» ASSIGNMENT:
Retype the whole of the data exactly.

» SUPPLIED DATA:
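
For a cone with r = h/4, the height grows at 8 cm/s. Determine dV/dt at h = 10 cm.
50π cm³/s

V = (1/3)π(h/4)²h = πh³/48
dV/dt = πh²/16 · 8
At h = 10: dV/dt = 50π cm³/s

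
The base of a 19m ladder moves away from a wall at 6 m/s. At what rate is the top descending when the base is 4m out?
8√345/115 ≈ 1.292 m/s

x² + y² = 19²
2x·dx/dt + 2y·dy/dt = 0
dy/dt = -x/y · dx/dt = -4/√345 · 6 = -8√345/115 m/s
The top is descending at 8√345/115 ≈ 1.292 m/s.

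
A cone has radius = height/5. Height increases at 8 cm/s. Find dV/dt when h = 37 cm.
10952π/25 cm³/s

V = (1/3)π(h/5)²h = πh³/75
dV/dt = πh²/25 · 8
At h = 37: dV/dt = 10952π/25 cm³/s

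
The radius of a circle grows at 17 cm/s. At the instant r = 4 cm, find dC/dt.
34π cm/s

C = 2πr
dC/dt = 2π · dr/dt = 2π · 17 = 34π cm/s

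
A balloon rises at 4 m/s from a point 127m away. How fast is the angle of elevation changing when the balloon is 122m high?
0.01638 rad/s

tan(θ) = y/127
sec²(θ) · dθ/dt = (1/127) · dy/dt
dθ/dt = cos²(θ)/127 · 4 = 127/(127² + 122²) · 4
dθ/dt = 0.01638 rad/s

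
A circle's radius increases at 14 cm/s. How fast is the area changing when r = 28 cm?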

» SOLUTION TO THE PROBLEM:
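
For a cone with r = h/4, the height grows at 8 cm/s. Determine dV/dt at h = 10 cm.
50π cm³/s

V = (1/3)π(h/4)²h = πh³/48
dV/dt = πh²/16 · 8
At h = 10: dV/dt = 50π cm³/s

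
The base of a 19m ladder moves away from a wall at 6 m/s. At what rate is the top descending when the base is 4m out?
8√345/115 ≈ 1.292 m/s

x² + y² = 19²
2x·dx/dt + 2y·dy/dt = 0
dy/dt = -x/y · dx/dt = -4/√345 · 6 = -8√345/115 m/s
The top is descending at 8√345/115 ≈ 1.292 m/s.

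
A cone has radius = height/5. Height increases at 8 cm/s. Find dV/dt when h = 37 cm.
10952π/25 cm³/s

V = (1/3)π(h/5)²h = πh³/75
dV/dt = πh²/25 · 8
At h = 37: dV/dt = 10952π/25 cm³/s

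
The radius of a circle grows at 17 cm/s. At the instant r = 4 cm, find dC/dt.
34π cm/s

C = 2πr
dC/dt = 2π · dr/dt = 2π · 17 = 34π cm/s

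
A balloon rises at 4 m/s from a point 127m away. How fast is the angle of elevation changing when the balloon is 122m high?
0.01638 rad/s

tan(θ) = y/127
sec²(θ) · dθ/dt = (1/127) · dy/dt
dθ/dt = cos²(θ)/127 · 4 = 127/(127² + 122²) · 4
dθ/dt = 0.01638 rad/s

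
A circle's radius increases at 14 cm/s. How fast is the area changing when r = 28 cm?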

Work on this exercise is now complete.